### Work task
Please return the lines, both ends included, that run from the one containing "Starting from 27" to the last line of the data below, exactly and alone.

### Data extracts

******************************

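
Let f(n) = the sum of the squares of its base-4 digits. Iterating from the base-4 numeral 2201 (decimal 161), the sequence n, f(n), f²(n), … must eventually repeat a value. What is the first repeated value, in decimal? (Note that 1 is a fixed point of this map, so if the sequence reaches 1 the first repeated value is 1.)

1

161 = (2,2,0,1)_4 → 2² + 2² + 0² + 1² = 9
9 = (2,1)_4 → 2² + 1² = 5
5 = (1,1)_4 → 1² + 1² = 2
2 = (2)_4 → 2² = 4
4 = (1,0)_4 → 1² + 0² = 1  — reached the fixed point 1.
1 → 1, so 1 is the first repeated value.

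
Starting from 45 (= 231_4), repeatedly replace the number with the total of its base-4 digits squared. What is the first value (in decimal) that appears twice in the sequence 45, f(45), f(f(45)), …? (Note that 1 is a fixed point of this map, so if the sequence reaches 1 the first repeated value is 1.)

45 = (2,3,1)_4 → 14
14 = (3,2)_4 → 13
13 = (3,1)_4 → 10
10 = (2,2)_4 → 8
8 = (2,0)_4 → 4
4 = (1,0)_4 → 1  — reached the fixed point 1.
1 → 1, so 1 is the first repeated value.

1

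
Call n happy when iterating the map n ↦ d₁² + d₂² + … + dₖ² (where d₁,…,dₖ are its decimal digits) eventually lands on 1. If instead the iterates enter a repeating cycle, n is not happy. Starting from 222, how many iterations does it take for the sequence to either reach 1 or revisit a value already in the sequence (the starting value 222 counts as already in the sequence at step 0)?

222 → 2² + 2² + 2² = 12
12 → 1² + 2² = 5
5 → 5² = 25
25 → 2² + 5² = 29
29 → 2² + 9² = 85
85 → 8² + 5² = 89
89 → 8² + 9² = 145
145 → 1² + 4² + 5² = 42
42 → 4² + 2² = 20
20 → 2² + 0² = 4
4 → 4² = 16
16 → 1² + 6² = 37
37 → 3² + 7² = 58
58 → 5² + 8² = 89  — 89 repeats.
That took 14 steps.

14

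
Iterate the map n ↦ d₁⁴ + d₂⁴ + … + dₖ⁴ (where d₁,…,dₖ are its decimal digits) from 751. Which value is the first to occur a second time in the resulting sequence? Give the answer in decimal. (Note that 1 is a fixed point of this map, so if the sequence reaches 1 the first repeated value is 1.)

13139

751 → 7⁴ + 5⁴ + 1⁴ = 2401 + 625 + 1 = 3027
3027 → 3⁴ + 0⁴ + 2⁴ + 7⁴ = 81 + 0 + 16 + 2401 = 2498
2498 → 2⁴ + 4⁴ + 9⁴ + 8⁴ = 16 + 256 + 6561 + 4096 = 10929
10929 → 1⁴ + 0⁴ + 9⁴ + 2⁴ + 9⁴ = 1 + 0 + 6561 + 16 + 6561 = 13139
13139 → 1⁴ + 3⁴ + 1⁴ + 3⁴ + 9⁴ = 1 + 81 + 1 + 81 + 6561 = 6725
6725 → 6⁴ + 7⁴ + 2⁴ + 5⁴ = 1296 + 2401 + 16 + 625 = 4338
4338 → 4⁴ + 3⁴ + 3⁴ + 8⁴ = 256 + 81 + 81 + 4096 = 4514
4514 → 4⁴ + 5⁴ + 1⁴ + 4⁴ = 256 + 625 + 1 + 256 = 1138
1138 → 1⁴ + 1⁴ + 3⁴ + 8⁴ = 1 + 1 + 81 + 4096 = 4179
4179 → 4⁴ + 1⁴ + 7⁴ + 9⁴ = 256 + 1 + 2401 + 6561 = 9219
9219 → 9⁴ + 2⁴ + 1⁴ + 9⁴ = 6561 + 16 + 1 + 6561 = 13139  — 13139 already appeared earlier.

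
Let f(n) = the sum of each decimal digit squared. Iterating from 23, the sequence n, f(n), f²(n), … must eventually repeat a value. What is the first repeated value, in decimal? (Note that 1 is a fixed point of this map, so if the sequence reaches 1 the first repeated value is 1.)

23 → 2² + 3² = 4 + 9 = 13
13 → 1² + 3² = 1 + 9 = 10
10 → 1² + 0² = 1 + 0 = 1  — reached the fixed point 1.
1 → 1, so 1 is the first repeated value.

1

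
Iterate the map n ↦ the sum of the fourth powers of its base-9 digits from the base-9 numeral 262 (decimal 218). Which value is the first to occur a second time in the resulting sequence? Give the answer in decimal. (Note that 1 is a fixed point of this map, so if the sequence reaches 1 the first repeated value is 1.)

722

218 = (2,6,2)_9 → 2⁴ + 6⁴ + 2⁴ = 1328
1328 = (1,7,3,5)_9 → 1⁴ + 7⁴ + 3⁴ + 5⁴ = 3108
3108 = (4,2,3,3)_9 → 4⁴ + 2⁴ + 3⁴ + 3⁴ = 434
434 = (5,3,2)_9 → 5⁴ + 3⁴ + 2⁴ = 722
722 = (8,8,2)_9 → 8⁴ + 8⁴ + 2⁴ = 8208
8208 = (1,2,2,3,0)_9 → 1⁴ + 2⁴ + 2⁴ + 3⁴ + 0⁴ = 114
114 = (1,3,6)_9 → 1⁴ + 3⁴ + 6⁴ = 1378
1378 = (1,8,0,1)_9 → 1⁴ + 8⁴ + 0⁴ + 1⁴ = 4098
4098 = (5,5,5,3)_9 → 5⁴ + 5⁴ + 5⁴ + 3⁴ = 1956
1956 = (2,6,1,3)_9 → 2⁴ + 6⁴ + 1⁴ + 3⁴ = 1394
1394 = (1,8,1,8)_9 → 1⁴ + 8⁴ + 1⁴ + 8⁴ = 8194
8194 = (1,2,2,1,4)_9 → 1⁴ + 2⁴ + 2⁴ + 1⁴ + 4⁴ = 290
290 = (3,5,2)_9 → 3⁴ + 5⁴ + 2⁴ = 722  — 722 already appeared earlier.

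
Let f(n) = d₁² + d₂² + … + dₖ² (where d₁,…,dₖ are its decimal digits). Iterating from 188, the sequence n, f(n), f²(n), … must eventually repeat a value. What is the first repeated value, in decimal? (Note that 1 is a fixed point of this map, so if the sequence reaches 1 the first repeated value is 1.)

1

188 → 1² + 8² + 8² = 129
129 → 1² + 2² + 9² = 86
86 → 8² + 6² = 100
100 → 1² + 0² + 0² = 1  — reached the fixed point 1.
1 → 1, so 1 is the first repeated value.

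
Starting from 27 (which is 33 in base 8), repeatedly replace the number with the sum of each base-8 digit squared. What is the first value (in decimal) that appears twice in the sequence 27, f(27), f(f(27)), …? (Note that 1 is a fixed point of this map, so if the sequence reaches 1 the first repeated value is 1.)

27 = (3,3)_8 → 3² + 3² = 9 + 9 = 18
18 = (2,2)_8 → 2² + 2² = 4 + 4 = 8
8 = (1,0)_8 → 1² + 0² = 1 + 0 = 1  — reached the fixed point 1.
1 → 1, so 1 is the first repeated value.

1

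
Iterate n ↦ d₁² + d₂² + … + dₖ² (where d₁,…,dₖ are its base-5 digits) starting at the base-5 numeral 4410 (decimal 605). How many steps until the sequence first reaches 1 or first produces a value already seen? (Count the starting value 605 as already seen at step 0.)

4

605 = (4,4,1,0)_5 → 4² + 4² + 1² + 0² = 16 + 16 + 1 + 0 = 33
33 = (1,1,3)_5 → 1² + 1² + 3² = 1 + 1 + 9 = 11
11 = (2,1)_5 → 2² + 1² = 4 + 1 = 5
5 = (1,0)_5 → 1² + 0² = 1 + 0 = 1  — reached 1.
That took 4 steps.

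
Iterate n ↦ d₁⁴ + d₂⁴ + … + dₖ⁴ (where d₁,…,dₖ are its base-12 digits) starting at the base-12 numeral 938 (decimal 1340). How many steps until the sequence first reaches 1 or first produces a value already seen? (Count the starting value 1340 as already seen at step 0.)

1340 = (9,3,8)_12 → 9⁴ + 3⁴ + 8⁴ = 10738
10738 = (6,2,6,10)_12 → 6⁴ + 2⁴ + 6⁴ + 10⁴ = 12608
12608 = (7,3,6,8)_12 → 7⁴ + 3⁴ + 6⁴ + 8⁴ = 7874
7874 = (4,6,8,2)_12 → 4⁴ + 6⁴ + 8⁴ + 2⁴ = 5664
5664 = (3,3,4,0)_12 → 3⁴ + 3⁴ + 4⁴ + 0⁴ = 418
418 = (2,10,10)_12 → 2⁴ + 10⁴ + 10⁴ = 20016
20016 = (11,7,0,0)_12 → 11⁴ + 7⁴ + 0⁴ + 0⁴ = 17042
17042 = (9,10,4,2)_12 → 9⁴ + 10⁴ + 4⁴ + 2⁴ = 16833
16833 = (9,8,10,9)_12 → 9⁴ + 8⁴ + 10⁴ + 9⁴ = 27218
27218 = (1,3,9,0,2)_12 → 1⁴ + 3⁴ + 9⁴ + 0⁴ + 2⁴ = 6659
6659 = (3,10,2,11)_12 → 3⁴ + 10⁴ + 2⁴ + 11⁴ = 24738
24738 = (1,2,3,9,6)_12 → 1⁴ + 2⁴ + 3⁴ + 9⁴ + 6⁴ = 7955
7955 = (4,7,2,11)_12 → 4⁴ + 7⁴ + 2⁴ + 11⁴ = 17314
17314 = (10,0,2,10)_12 → 10⁴ + 0⁴ + 2⁴ + 10⁴ = 20016  — 20016 repeats.
That took 14 steps.

14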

******************************

### Task result
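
Starting from 27 (which is 33 in base 8), repeatedly replace the number with the sum of each base-8 digit squared. What is the first value (in decimal) that appears twice in the sequence 27, f(27), f(f(27)), …? (Note that 1 is a fixed point of this map, so if the sequence reaches 1 the first repeated value is 1.)

27 = (3,3)_8 → 3² + 3² = 9 + 9 = 18
18 = (2,2)_8 → 2² + 2² = 4 + 4 = 8
8 = (1,0)_8 → 1² + 0² = 1 + 0 = 1  — reached the fixed point 1.
1 → 1, so 1 is the first repeated value.

1

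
Iterate n ↦ d₁² + d₂² + … + dₖ² (where d₁,…,dₖ are its base-5 digits) starting at the base-5 numeral 4410 (decimal 605). How many steps until the sequence first reaches 1 or first produces a value already seen? (Count the starting value 605 as already seen at step 0.)

4

605 = (4,4,1,0)_5 → 4² + 4² + 1² + 0² = 16 + 16 + 1 + 0 = 33
33 = (1,1,3)_5 → 1² + 1² + 3² = 1 + 1 + 9 = 11
11 = (2,1)_5 → 2² + 1² = 4 + 1 = 5
5 = (1,0)_5 → 1² + 0² = 1 + 0 = 1  — reached 1.
That took 4 steps.

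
Iterate n ↦ d₁⁴ + d₂⁴ + … + dₖ⁴ (where d₁,…,dₖ are its base-12 digits) starting at the base-12 numeral 938 (decimal 1340). How many steps until the sequence first reaches 1 or first produces a value already seen? (Count the starting value 1340 as already seen at step 0.)

1340 = (9,3,8)_12 → 9⁴ + 3⁴ + 8⁴ = 10738
10738 = (6,2,6,10)_12 → 6⁴ + 2⁴ + 6⁴ + 10⁴ = 12608
12608 = (7,3,6,8)_12 → 7⁴ + 3⁴ + 6⁴ + 8⁴ = 7874
7874 = (4,6,8,2)_12 → 4⁴ + 6⁴ + 8⁴ + 2⁴ = 5664
5664 = (3,3,4,0)_12 → 3⁴ + 3⁴ + 4⁴ + 0⁴ = 418
418 = (2,10,10)_12 → 2⁴ + 10⁴ + 10⁴ = 20016
20016 = (11,7,0,0)_12 → 11⁴ + 7⁴ + 0⁴ + 0⁴ = 17042
17042 = (9,10,4,2)_12 → 9⁴ + 10⁴ + 4⁴ + 2⁴ = 16833
16833 = (9,8,10,9)_12 → 9⁴ + 8⁴ + 10⁴ + 9⁴ = 27218
27218 = (1,3,9,0,2)_12 → 1⁴ + 3⁴ + 9⁴ + 0⁴ + 2⁴ = 6659
6659 = (3,10,2,11)_12 → 3⁴ + 10⁴ + 2⁴ + 11⁴ = 24738
24738 = (1,2,3,9,6)_12 → 1⁴ + 2⁴ + 3⁴ + 9⁴ + 6⁴ = 7955
7955 = (4,7,2,11)_12 → 4⁴ + 7⁴ + 2⁴ + 11⁴ = 17314
17314 = (10,0,2,10)_12 → 10⁴ + 0⁴ + 2⁴ + 10⁴ = 20016  — 20016 repeats.
That took 14 steps.

14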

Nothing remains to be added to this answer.